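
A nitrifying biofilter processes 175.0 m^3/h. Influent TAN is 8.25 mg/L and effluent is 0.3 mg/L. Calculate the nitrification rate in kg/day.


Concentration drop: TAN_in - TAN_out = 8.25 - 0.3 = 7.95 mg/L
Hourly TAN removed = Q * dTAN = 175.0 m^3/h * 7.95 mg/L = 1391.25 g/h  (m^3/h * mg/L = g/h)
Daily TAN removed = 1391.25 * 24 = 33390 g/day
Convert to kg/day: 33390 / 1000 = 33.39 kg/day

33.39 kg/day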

• WHAT YOU HAVE TO DO:
Each line above must be reproduced exactly.

• ANSWER BELOW:
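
A nitrifying biofilter processes 175.0 m^3/h. Influent TAN is 8.25 mg/L and effluent is 0.3 mg/L. Calculate the nitrification rate in kg/day.


Concentration drop: TAN_in - TAN_out = 8.25 - 0.3 = 7.95 mg/L
Hourly TAN removed = Q * dTAN = 175.0 m^3/h * 7.95 mg/L = 1391.25 g/h  (m^3/h * mg/L = g/h)
Daily TAN removed = 1391.25 * 24 = 33390 g/day
Convert to kg/day: 33390 / 1000 = 33.39 kg/day

33.39 kg/day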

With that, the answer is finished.